TASK REQUIREMENTS> Each line in the entries that has the word "starts" has to be copied.

DATA TO EXAMINE>
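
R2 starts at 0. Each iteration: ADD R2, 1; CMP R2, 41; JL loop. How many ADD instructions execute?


Loop trace (R2 starts at 0, target 41, step 1):
  ADD #1: R2 = 0 + 1 = 1  → 1 < 41, loop
  ADD #2: R2 = 1 + 1 = 2  → 2 < 41, loop
  ADD #3: R2 = 2 + 1 = 3  → 3 < 41, loop
  ADD #4: R2 = 3 + 1 = 4  → 4 < 41, loop
  ADD #5: R2 = 4 + 1 = 5  → 5 < 41, loop
  ADD #6: R2 = 5 + 1 = 6  → 6 < 41, loop
  ADD #7: R2 = 6 + 1 = 7  → 7 < 41, loop
  ADD #8: R2 = 7 + 1 = 8  → 8 < 41, loop
  ADD #9: R2 = 8 + 1 = 9  → 9 < 41, loop
  ADD #10: R2 = 9 + 1 = 10  → 10 < 41, loop
  ADD #11: R2 = 10 + 1 = 11  → 11 < 41, loop
  ADD #12: R2 = 11 + 1 = 12  → 12 < 41, loop
  ADD #13: R2 = 12 + 1 = 13  → 13 < 41, loop
  ADD #14: R2 = 13 + 1 = 14  → 14 < 41, loop
  ADD #15: R2 = 14 + 1 = 15  → 15 < 41, loop
  ADD #16: R2 = 15 + 1 = 16  → 16 < 41, loop
  ADD #17: R2 = 16 + 1 = 17  → 17 < 41, loop
  ADD #18: R2 = 17 + 1 = 18  → 18 < 41, loop
  ADD #19: R2 = 18 + 1 = 19  → 19 < 41, loop
  ADD #20: R2 = 19 + 1 = 20  → 20 < 41, loop
  ADD #21: R2 = 20 + 1 = 21  → 21 < 41, loop
  ADD #22: R2 = 21 + 1 = 22  → 22 < 41, loop
  ADD #23: R2 = 22 + 1 = 23  → 23 < 41, loop
  ADD #24: R2 = 23 + 1 = 24  → 24 < 41, loop
  ADD #25: R2 = 24 + 1 = 25  → 25 < 41, loop
  ADD #26: R2 = 25 + 1 = 26  → 26 < 41, loop
  ADD #27: R2 = 26 + 1 = 27  → 27 < 41, loop
  ADD #28: R2 = 27 + 1 = 28  → 28 < 41, loop
  ADD #29: R2 = 28 + 1 = 29  → 29 < 41, loop
  ADD #30: R2 = 29 + 1 = 30  → 30 < 41, loop
  ADD #31: R2 = 30 + 1 = 31  → 31 < 41, loop
  ADD #32: R2 = 31 + 1 = 32  → 32 < 41, loop
  ADD #33: R2 = 32 + 1 = 33  → 33 < 41, loop
  ADD #34: R2 = 33 + 1 = 34  → 34 < 41, loop
  ADD #35: R2 = 34 + 1 = 35  → 35 < 41, loop
  ADD #36: R2 = 35 + 1 = 36  → 36 < 41, loop
  ADD #37: R2 = 36 + 1 = 37  → 37 < 41, loop
  ADD #38: R2 = 37 + 1 = 38  → 38 < 41, loop
  ADD #39: R2 = 38 + 1 = 39  → 39 < 41, loop
  ADD #40: R2 = 39 + 1 = 40  → 40 < 41, loop
  ADD #41: R2 = 40 + 1 = 41  → 41 >= 41, exit
Total ADD instructions: 41

41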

WORKED SOLUTION>
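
R2 starts at 0. Each iteration: ADD R2, 1; CMP R2, 41; JL loop. How many ADD instructions execute?
Loop trace (R2 starts at 0, target 41, step 1):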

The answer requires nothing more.